• [Work task]: Keep only the lines of the material below that contain the word "days". Copy those lines.

• [Given data]:
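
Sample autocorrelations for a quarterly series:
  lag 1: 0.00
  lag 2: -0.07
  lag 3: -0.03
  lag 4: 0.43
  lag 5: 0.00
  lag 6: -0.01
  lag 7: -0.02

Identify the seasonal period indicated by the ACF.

4

The largest autocorrelation is r_4 = 0.43; the remaining lags stay at or below 0.00.
The dominant spike at lag 4 indicates a seasonal period of 4.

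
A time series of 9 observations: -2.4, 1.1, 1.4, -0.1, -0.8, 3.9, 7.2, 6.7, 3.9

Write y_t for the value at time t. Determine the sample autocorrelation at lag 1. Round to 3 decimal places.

Mean ȳ = (-2.4 + 1.1 + 1.4 − 0.1 − 0.8 + 3.9 + 7.2 + 6.7 + 3.9)/9 = 2.3222
Numerator Σ_{t=1}^{8}(y_t−ȳ)(y_{t+1}−ȳ) = 47.7262
Denominator Σ(y_t−ȳ)² = 88.1956
r_1 = 47.7262 / 88.1956 = 0.541

0.541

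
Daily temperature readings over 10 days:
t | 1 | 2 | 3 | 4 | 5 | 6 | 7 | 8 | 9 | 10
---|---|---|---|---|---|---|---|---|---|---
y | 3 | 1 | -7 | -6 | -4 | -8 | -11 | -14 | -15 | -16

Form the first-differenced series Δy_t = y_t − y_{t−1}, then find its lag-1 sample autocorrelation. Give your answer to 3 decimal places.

-0.163

First differences Δy: -2, -8, 1, 2, -4, -3, -3, -1, -1
Mean of differences = -2.1111
Numerator Σ(Δy_t−Δȳ)(Δy_{t+1}−Δȳ) = -11.2346
Denominator Σ(Δy_t−Δȳ)² = 68.8889
r_1(Δy) = -11.2346 / 68.8889 = -0.163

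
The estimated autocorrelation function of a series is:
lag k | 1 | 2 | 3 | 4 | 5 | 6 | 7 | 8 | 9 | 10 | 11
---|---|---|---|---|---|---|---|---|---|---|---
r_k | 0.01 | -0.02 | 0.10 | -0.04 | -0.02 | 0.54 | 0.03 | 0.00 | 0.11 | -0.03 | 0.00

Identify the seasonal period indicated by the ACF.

The largest autocorrelation is r_6 = 0.54; the remaining lags stay at or below 0.11.
The dominant spike at lag 6 indicates a seasonal period of 6.

6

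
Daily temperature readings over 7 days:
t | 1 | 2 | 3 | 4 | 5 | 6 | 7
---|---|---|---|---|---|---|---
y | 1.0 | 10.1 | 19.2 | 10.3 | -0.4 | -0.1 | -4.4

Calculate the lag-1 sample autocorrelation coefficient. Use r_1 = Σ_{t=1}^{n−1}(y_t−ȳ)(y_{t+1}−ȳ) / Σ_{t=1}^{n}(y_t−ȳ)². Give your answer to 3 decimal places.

0.416

Mean ȳ = (1.0 + 10.1 + 19.2 + 10.3 − 0.4 − 0.1 − 4.4)/7 = 5.1000
Σ(y_t−ȳ)(y_{t+1}−ȳ) = (-20.5000) + (70.5000) + (73.3200) + (-28.6000) + (28.6000) + (49.4000) = 172.7200
Denominator Σ(y_t−ȳ)² = 415.2000
r_1 = 172.7200 / 415.2000 = 0.416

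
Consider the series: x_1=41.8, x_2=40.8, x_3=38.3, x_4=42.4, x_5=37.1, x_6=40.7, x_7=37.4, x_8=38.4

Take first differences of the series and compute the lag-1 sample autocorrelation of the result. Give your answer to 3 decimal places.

First differences Δx: -1.0, -2.5, 4.1, -5.3, 3.6, -3.3, 1.0
Mean of differences = -0.4857
Numerator Σ(Δx_t−Δx̄)(Δx_{t+1}−Δx̄) = -65.6273
Denominator Σ(Δx_t−Δx̄)² = 75.3486
r_1(Δx) = -65.6273 / 75.3486 = -0.871

-0.871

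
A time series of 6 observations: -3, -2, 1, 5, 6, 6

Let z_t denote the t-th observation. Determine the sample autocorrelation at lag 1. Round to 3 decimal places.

Mean z̄ = (-3 − 2 + 1 + 5 + 6 + 6)/6 = 2.1667
Deviations from mean: -5.1667, -4.1667, -1.1667, 2.8333, 3.8333, 3.8333
Σ(z_t−z̄)(z_{t+1}−z̄) = (21.5278) + (4.8611) + (-3.3056) + (10.8611) + (14.6944) = 48.6389
Denominator Σ(z_t−z̄)² = 82.8333
r_1 = 48.6389 / 82.8333 = 0.587

0.587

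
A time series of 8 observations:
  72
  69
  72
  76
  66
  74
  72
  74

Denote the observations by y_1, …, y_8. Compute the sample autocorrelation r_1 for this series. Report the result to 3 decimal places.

-0.528

Mean ȳ = (72 + 69 + 72 + 76 + 66 + 74 + 72 + 74)/8 = 71.8750
Deviations from mean: 0.1250, -2.8750, 0.1250, 4.1250, -5.8750, 2.1250, 0.1250, 2.1250
Numerator Σ_{t=1}^{7}(y_t−ȳ)(y_{t+1}−ȳ) = -36.3906
Denominator Σ(y_t−ȳ)² = 68.8750
r_1 = -36.3906 / 68.8750 = -0.528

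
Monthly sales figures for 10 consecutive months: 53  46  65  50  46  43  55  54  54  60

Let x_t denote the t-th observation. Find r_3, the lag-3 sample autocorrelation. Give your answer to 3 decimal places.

Mean x̄ = (53 + 46 + 65 + 50 + 46 + 43 + 55 + 54 + 54 + 60)/10 = 52.6000
Σ(x_t−x̄)(x_{t+3}−x̄) = (-1.0400) + (43.5600) + (-119.0400) + (-6.2400) + (-9.2400) + (-13.4400) + (17.7600) = -87.6800
Denominator Σ(x_t−x̄)² = 404.4000
r_3 = -87.6800 / 404.4000 = -0.217

-0.217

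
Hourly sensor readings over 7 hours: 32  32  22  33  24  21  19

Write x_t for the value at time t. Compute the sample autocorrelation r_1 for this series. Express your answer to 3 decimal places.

Mean x̄ = (32 + 32 + 22 + 33 + 24 + 21 + 19)/7 = 26.1429
Numerator Σ_{t=1}^{6}(x_t−x̄)(x_{t+1}−x̄) = 14.6939
Denominator Σ(x_t−x̄)² = 214.8571
r_1 = 14.6939 / 214.8571 = 0.068

0.068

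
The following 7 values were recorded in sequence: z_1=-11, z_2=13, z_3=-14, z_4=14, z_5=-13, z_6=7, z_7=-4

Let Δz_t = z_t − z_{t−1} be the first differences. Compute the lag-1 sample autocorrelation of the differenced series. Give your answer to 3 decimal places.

First differences Δz: 24, -27, 28, -27, 20, -11
Mean of differences = 1.1667
Numerator Σ(Δz_t−Δz̄)(Δz_{t+1}−Δz̄) = -2914.3611
Denominator Σ(Δz_t−Δz̄)² = 3330.8333
r_1(Δz) = -2914.3611 / 3330.8333 = -0.875

-0.875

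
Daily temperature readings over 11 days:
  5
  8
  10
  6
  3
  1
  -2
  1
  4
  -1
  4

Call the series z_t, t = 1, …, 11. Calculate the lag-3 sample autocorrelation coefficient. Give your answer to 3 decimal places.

Mean z̄ = (5 + 8 + 10 + 6 + 3 + 1 − 2 + 1 + 4 − 1 + 4)/11 = 3.5455
Numerator Σ_{t=1}^{8}(z_t−z̄)(z_{t+3}−z̄) = -4.6198
Denominator Σ(z_t−z̄)² = 134.7273
r_3 = -4.6198 / 134.7273 = -0.034

-0.034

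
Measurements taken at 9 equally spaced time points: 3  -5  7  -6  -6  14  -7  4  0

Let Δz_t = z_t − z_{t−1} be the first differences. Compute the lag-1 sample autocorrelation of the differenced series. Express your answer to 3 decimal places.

First differences Δz: -8, 12, -13, 0, 20, -21, 11, -4
Mean of differences = -0.3750
Numerator Σ(Δz_t−Δz̄)(Δz_{t+1}−Δz̄) = -943.7656
Denominator Σ(Δz_t−Δz̄)² = 1353.8750
r_1(Δz) = -943.7656 / 1353.8750 = -0.697

-0.697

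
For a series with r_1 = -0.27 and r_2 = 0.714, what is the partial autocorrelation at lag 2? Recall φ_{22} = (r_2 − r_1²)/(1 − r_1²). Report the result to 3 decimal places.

0.692

φ_{22} = (r_2 − r_1²) / (1 − r_1²)
r_1² = (-0.27)² = 0.0729
Numerator = 0.714 − 0.0729 = 0.6411; denominator = 1 − 0.0729 = 0.9271
φ_{22} = 0.6411 / 0.9271 = 0.692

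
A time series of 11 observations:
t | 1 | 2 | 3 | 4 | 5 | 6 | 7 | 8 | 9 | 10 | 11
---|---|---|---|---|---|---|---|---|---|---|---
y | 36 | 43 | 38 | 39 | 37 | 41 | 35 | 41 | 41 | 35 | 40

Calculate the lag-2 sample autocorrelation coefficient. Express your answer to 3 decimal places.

Mean ȳ = (36 + 43 + 38 + 39 + 37 + 41 + 35 + 41 + 41 + 35 + 40)/11 = 38.7273
Numerator Σ_{t=1}^{9}(y_t−ȳ)(y_{t+2}−ȳ) = 2.5785
Denominator Σ(y_t−ȳ)² = 74.1818
r_2 = 2.5785 / 74.1818 = 0.035

0.035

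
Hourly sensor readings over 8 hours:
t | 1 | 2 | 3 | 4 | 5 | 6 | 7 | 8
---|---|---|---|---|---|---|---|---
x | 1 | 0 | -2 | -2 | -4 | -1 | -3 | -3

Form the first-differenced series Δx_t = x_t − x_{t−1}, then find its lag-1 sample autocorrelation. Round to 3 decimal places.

-0.611

First differences Δx: -1, -2, 0, -2, 3, -2, 0
Mean of differences = -0.5714
Numerator Σ(Δx_t−Δx̄)(Δx_{t+1}−Δx̄) = -12.0408
Denominator Σ(Δx_t−Δx̄)² = 19.7143
r_1(Δx) = -12.0408 / 19.7143 = -0.611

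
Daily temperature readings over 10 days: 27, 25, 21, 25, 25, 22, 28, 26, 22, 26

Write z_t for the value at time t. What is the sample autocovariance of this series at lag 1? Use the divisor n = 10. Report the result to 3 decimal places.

-1.389

Mean z̄ = (27 + 25 + 21 + 25 + 25 + 22 + 28 + 26 + 22 + 26)/10 = 24.7000
Σ_{t=1}^{9}(z_t−z̄)(z_{t+1}−z̄) = -13.8900
γ_1 = -13.8900 / 10 = -1.389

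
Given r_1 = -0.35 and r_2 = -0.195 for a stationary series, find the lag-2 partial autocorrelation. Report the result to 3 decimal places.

-0.362

φ_{22} = (r_2 − r_1²) / (1 − r_1²)
r_1² = (-0.35)² = 0.1225
Numerator = -0.195 − 0.1225 = -0.3175; denominator = 1 − 0.1225 = 0.8775
φ_{22} = -0.3175 / 0.8775 = -0.362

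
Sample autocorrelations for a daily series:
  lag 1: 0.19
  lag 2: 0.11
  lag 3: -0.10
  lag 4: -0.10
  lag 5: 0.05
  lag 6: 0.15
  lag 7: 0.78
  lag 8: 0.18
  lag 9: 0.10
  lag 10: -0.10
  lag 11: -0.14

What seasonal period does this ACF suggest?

The largest autocorrelation is r_7 = 0.78; the remaining lags stay at or below 0.19.
The dominant spike at lag 7 indicates a seasonal period of 7.

7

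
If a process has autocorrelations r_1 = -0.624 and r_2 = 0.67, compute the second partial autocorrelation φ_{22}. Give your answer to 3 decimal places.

φ_{22} = (r_2 − r_1²) / (1 − r_1²)
r_1² = (-0.624)² = 0.389376
Numerator = 0.67 − 0.3894 = 0.2806; denominator = 1 − 0.3894 = 0.6106
φ_{22} = 0.2806 / 0.6106 = 0.460

0.460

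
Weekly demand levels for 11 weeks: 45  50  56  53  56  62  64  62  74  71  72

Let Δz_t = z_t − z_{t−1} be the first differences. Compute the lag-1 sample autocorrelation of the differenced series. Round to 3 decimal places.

First differences Δz: 5, 6, -3, 3, 6, 2, -2, 12, -3, 1
Mean of differences = 2.7000
Numerator Σ(Δz_t−Δz̄)(Δz_{t+1}−Δz̄) = -97.9900
Denominator Σ(Δz_t−Δz̄)² = 204.1000
r_1(Δz) = -97.9900 / 204.1000 = -0.480

-0.480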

• [Response area]:
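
Daily temperature readings over 10 days:
Daily temperature readings over 7 days:
Daily temperature readings over 11 days:
Daily temperature readings over 10 days: 27, 25, 21, 25, 25, 22, 28, 26, 22, 26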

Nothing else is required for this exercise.